**What the task asks:** Copy each of the records exactly.

+++ Records shown +++

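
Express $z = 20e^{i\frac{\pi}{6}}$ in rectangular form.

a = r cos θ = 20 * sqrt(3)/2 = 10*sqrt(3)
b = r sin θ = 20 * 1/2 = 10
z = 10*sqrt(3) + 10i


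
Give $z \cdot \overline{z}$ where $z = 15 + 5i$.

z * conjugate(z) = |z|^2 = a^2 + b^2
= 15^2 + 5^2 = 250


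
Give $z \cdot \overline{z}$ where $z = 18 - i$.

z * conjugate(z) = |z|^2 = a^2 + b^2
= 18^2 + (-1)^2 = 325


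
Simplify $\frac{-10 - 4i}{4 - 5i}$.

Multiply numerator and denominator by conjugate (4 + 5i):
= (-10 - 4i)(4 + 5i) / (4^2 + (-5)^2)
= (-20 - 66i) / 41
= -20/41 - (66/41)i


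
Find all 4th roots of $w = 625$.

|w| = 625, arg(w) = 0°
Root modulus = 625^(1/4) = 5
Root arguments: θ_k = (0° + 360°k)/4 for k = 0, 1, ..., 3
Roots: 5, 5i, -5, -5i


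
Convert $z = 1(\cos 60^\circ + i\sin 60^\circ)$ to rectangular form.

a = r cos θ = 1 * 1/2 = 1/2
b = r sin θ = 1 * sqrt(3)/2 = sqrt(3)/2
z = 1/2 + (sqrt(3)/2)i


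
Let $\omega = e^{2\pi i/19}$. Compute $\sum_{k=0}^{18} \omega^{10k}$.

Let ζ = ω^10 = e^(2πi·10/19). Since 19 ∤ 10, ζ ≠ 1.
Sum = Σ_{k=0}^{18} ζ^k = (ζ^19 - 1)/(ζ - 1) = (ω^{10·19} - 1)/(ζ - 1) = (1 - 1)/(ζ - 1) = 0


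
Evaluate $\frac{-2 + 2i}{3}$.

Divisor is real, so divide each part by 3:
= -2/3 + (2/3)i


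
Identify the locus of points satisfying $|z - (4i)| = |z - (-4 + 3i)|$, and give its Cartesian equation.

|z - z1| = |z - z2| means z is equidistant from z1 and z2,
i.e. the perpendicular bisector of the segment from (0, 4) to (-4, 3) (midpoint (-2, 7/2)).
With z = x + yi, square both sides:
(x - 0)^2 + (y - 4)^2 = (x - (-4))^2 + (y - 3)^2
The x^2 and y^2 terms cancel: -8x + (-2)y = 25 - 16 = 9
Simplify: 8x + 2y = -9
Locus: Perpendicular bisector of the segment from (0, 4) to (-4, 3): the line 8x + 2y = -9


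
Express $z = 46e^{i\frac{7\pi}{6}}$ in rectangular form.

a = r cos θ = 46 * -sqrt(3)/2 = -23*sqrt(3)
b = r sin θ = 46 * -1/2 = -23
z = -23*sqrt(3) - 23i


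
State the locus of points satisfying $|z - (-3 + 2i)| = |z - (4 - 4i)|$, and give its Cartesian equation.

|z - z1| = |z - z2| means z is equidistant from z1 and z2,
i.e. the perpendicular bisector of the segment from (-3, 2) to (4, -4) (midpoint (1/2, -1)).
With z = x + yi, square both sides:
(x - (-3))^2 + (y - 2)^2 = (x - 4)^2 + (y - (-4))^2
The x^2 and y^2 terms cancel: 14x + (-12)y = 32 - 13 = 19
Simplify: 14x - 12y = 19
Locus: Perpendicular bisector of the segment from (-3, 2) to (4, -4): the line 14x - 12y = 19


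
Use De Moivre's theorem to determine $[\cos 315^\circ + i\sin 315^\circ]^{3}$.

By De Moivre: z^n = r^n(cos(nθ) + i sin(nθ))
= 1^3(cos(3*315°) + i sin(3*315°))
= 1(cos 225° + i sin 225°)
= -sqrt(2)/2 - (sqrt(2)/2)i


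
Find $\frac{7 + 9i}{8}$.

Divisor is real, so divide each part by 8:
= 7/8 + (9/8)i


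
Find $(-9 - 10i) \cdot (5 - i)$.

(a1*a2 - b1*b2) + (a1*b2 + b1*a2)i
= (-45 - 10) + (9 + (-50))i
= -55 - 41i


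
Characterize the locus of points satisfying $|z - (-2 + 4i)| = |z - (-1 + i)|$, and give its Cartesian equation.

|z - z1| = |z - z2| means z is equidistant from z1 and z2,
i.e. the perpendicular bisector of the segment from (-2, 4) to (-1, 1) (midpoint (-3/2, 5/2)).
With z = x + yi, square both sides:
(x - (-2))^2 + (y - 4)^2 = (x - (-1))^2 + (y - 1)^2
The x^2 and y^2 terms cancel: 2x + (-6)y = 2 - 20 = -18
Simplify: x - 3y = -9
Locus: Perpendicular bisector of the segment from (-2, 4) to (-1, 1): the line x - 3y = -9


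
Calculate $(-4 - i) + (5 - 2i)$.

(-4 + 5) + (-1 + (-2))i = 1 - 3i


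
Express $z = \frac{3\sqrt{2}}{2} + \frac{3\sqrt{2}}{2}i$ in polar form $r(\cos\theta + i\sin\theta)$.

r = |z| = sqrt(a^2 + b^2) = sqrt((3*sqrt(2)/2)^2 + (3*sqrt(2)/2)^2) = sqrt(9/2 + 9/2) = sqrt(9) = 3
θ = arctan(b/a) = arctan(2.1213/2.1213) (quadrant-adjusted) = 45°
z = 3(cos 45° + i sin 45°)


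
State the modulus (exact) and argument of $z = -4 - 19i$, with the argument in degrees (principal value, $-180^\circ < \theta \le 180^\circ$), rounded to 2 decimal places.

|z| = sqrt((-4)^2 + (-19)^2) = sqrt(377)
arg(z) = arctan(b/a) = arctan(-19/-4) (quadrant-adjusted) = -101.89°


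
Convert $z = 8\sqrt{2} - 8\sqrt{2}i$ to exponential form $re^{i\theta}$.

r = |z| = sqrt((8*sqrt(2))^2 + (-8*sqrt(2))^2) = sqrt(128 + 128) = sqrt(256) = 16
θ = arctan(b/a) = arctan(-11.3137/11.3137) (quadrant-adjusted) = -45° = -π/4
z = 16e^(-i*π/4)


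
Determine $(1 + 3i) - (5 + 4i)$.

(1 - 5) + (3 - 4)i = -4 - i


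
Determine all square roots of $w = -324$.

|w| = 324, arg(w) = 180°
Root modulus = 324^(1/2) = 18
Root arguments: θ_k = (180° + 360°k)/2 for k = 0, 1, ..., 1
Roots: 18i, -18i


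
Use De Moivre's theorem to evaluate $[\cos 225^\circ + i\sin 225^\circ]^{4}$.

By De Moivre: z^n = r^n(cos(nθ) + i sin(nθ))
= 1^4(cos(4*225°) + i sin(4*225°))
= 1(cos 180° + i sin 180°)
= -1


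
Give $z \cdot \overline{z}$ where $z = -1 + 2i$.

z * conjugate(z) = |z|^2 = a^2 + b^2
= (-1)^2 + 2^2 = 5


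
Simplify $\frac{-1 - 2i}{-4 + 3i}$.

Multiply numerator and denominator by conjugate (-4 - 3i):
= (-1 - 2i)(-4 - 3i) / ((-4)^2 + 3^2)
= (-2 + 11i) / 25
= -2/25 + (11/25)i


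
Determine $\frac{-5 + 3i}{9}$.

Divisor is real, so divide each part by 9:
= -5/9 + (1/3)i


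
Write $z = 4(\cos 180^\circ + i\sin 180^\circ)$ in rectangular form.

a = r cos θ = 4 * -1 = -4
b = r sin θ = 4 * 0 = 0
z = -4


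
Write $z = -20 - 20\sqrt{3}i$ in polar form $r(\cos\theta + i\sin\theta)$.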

+++

**Written reply:**
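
Express $z = 20e^{i\frac{\pi}{6}}$ in rectangular form.

a = r cos θ = 20 * sqrt(3)/2 = 10*sqrt(3)
b = r sin θ = 20 * 1/2 = 10
z = 10*sqrt(3) + 10i


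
Give $z \cdot \overline{z}$ where $z = 15 + 5i$.

z * conjugate(z) = |z|^2 = a^2 + b^2
= 15^2 + 5^2 = 250


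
Give $z \cdot \overline{z}$ where $z = 18 - i$.

z * conjugate(z) = |z|^2 = a^2 + b^2
= 18^2 + (-1)^2 = 325


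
Simplify $\frac{-10 - 4i}{4 - 5i}$.

Multiply numerator and denominator by conjugate (4 + 5i):
= (-10 - 4i)(4 + 5i) / (4^2 + (-5)^2)
= (-20 - 66i) / 41
= -20/41 - (66/41)i


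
Find all 4th roots of $w = 625$.

|w| = 625, arg(w) = 0°
Root modulus = 625^(1/4) = 5
Root arguments: θ_k = (0° + 360°k)/4 for k = 0, 1, ..., 3
Roots: 5, 5i, -5, -5i


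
Convert $z = 1(\cos 60^\circ + i\sin 60^\circ)$ to rectangular form.

a = r cos θ = 1 * 1/2 = 1/2
b = r sin θ = 1 * sqrt(3)/2 = sqrt(3)/2
z = 1/2 + (sqrt(3)/2)i


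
Let $\omega = e^{2\pi i/19}$. Compute $\sum_{k=0}^{18} \omega^{10k}$.

Let ζ = ω^10 = e^(2πi·10/19). Since 19 ∤ 10, ζ ≠ 1.
Sum = Σ_{k=0}^{18} ζ^k = (ζ^19 - 1)/(ζ - 1) = (ω^{10·19} - 1)/(ζ - 1) = (1 - 1)/(ζ - 1) = 0


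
Evaluate $\frac{-2 + 2i}{3}$.

Divisor is real, so divide each part by 3:
= -2/3 + (2/3)i


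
Identify the locus of points satisfying $|z - (4i)| = |z - (-4 + 3i)|$, and give its Cartesian equation.

|z - z1| = |z - z2| means z is equidistant from z1 and z2,
i.e. the perpendicular bisector of the segment from (0, 4) to (-4, 3) (midpoint (-2, 7/2)).
With z = x + yi, square both sides:
(x - 0)^2 + (y - 4)^2 = (x - (-4))^2 + (y - 3)^2
The x^2 and y^2 terms cancel: -8x + (-2)y = 25 - 16 = 9
Simplify: 8x + 2y = -9
Locus: Perpendicular bisector of the segment from (0, 4) to (-4, 3): the line 8x + 2y = -9


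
Express $z = 46e^{i\frac{7\pi}{6}}$ in rectangular form.

a = r cos θ = 46 * -sqrt(3)/2 = -23*sqrt(3)
b = r sin θ = 46 * -1/2 = -23
z = -23*sqrt(3) - 23i


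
State the locus of points satisfying $|z - (-3 + 2i)| = |z - (4 - 4i)|$, and give its Cartesian equation.

|z - z1| = |z - z2| means z is equidistant from z1 and z2,
i.e. the perpendicular bisector of the segment from (-3, 2) to (4, -4) (midpoint (1/2, -1)).
With z = x + yi, square both sides:
(x - (-3))^2 + (y - 2)^2 = (x - 4)^2 + (y - (-4))^2
The x^2 and y^2 terms cancel: 14x + (-12)y = 32 - 13 = 19
Simplify: 14x - 12y = 19
Locus: Perpendicular bisector of the segment from (-3, 2) to (4, -4): the line 14x - 12y = 19


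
Use De Moivre's theorem to determine $[\cos 315^\circ + i\sin 315^\circ]^{3}$.

By De Moivre: z^n = r^n(cos(nθ) + i sin(nθ))
= 1^3(cos(3*315°) + i sin(3*315°))
= 1(cos 225° + i sin 225°)
= -sqrt(2)/2 - (sqrt(2)/2)i


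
Find $\frac{7 + 9i}{8}$.

Divisor is real, so divide each part by 8:
= 7/8 + (9/8)i


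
Find $(-9 - 10i) \cdot (5 - i)$.

(a1*a2 - b1*b2) + (a1*b2 + b1*a2)i
= (-45 - 10) + (9 + (-50))i
= -55 - 41i


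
Characterize the locus of points satisfying $|z - (-2 + 4i)| = |z - (-1 + i)|$, and give its Cartesian equation.

|z - z1| = |z - z2| means z is equidistant from z1 and z2,
i.e. the perpendicular bisector of the segment from (-2, 4) to (-1, 1) (midpoint (-3/2, 5/2)).
With z = x + yi, square both sides:
(x - (-2))^2 + (y - 4)^2 = (x - (-1))^2 + (y - 1)^2
The x^2 and y^2 terms cancel: 2x + (-6)y = 2 - 20 = -18
Simplify: x - 3y = -9
Locus: Perpendicular bisector of the segment from (-2, 4) to (-1, 1): the line x - 3y = -9


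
Calculate $(-4 - i) + (5 - 2i)$.

(-4 + 5) + (-1 + (-2))i = 1 - 3i


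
Express $z = \frac{3\sqrt{2}}{2} + \frac{3\sqrt{2}}{2}i$ in polar form $r(\cos\theta + i\sin\theta)$.

r = |z| = sqrt(a^2 + b^2) = sqrt((3*sqrt(2)/2)^2 + (3*sqrt(2)/2)^2) = sqrt(9/2 + 9/2) = sqrt(9) = 3
θ = arctan(b/a) = arctan(2.1213/2.1213) (quadrant-adjusted) = 45°
z = 3(cos 45° + i sin 45°)


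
State the modulus (exact) and argument of $z = -4 - 19i$, with the argument in degrees (principal value, $-180^\circ < \theta \le 180^\circ$), rounded to 2 decimal places.

|z| = sqrt((-4)^2 + (-19)^2) = sqrt(377)
arg(z) = arctan(b/a) = arctan(-19/-4) (quadrant-adjusted) = -101.89°


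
Convert $z = 8\sqrt{2} - 8\sqrt{2}i$ to exponential form $re^{i\theta}$.

r = |z| = sqrt((8*sqrt(2))^2 + (-8*sqrt(2))^2) = sqrt(128 + 128) = sqrt(256) = 16
θ = arctan(b/a) = arctan(-11.3137/11.3137) (quadrant-adjusted) = -45° = -π/4
z = 16e^(-i*π/4)


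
Determine $(1 + 3i) - (5 + 4i)$.

(1 - 5) + (3 - 4)i = -4 - i


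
Determine all square roots of $w = -324$.

|w| = 324, arg(w) = 180°
Root modulus = 324^(1/2) = 18
Root arguments: θ_k = (180° + 360°k)/2 for k = 0, 1, ..., 1
Roots: 18i, -18i


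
Use De Moivre's theorem to evaluate $[\cos 225^\circ + i\sin 225^\circ]^{4}$.

By De Moivre: z^n = r^n(cos(nθ) + i sin(nθ))
= 1^4(cos(4*225°) + i sin(4*225°))
= 1(cos 180° + i sin 180°)
= -1


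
Give $z \cdot \overline{z}$ where $z = -1 + 2i$.

z * conjugate(z) = |z|^2 = a^2 + b^2
= (-1)^2 + 2^2 = 5


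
Simplify $\frac{-1 - 2i}{-4 + 3i}$.

Multiply numerator and denominator by conjugate (-4 - 3i):
= (-1 - 2i)(-4 - 3i) / ((-4)^2 + 3^2)
= (-2 + 11i) / 25
= -2/25 + (11/25)i


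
Determine $\frac{-5 + 3i}{9}$.

Divisor is real, so divide each part by 9:
= -5/9 + (1/3)i


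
Write $z = 4(\cos 180^\circ + i\sin 180^\circ)$ in rectangular form.

a = r cos θ = 4 * -1 = -4
b = r sin θ = 4 * 0 = 0
z = -4


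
Write $z = -20 - 20\sqrt{3}i$ in polar form $r(\cos\theta + i\sin\theta)$.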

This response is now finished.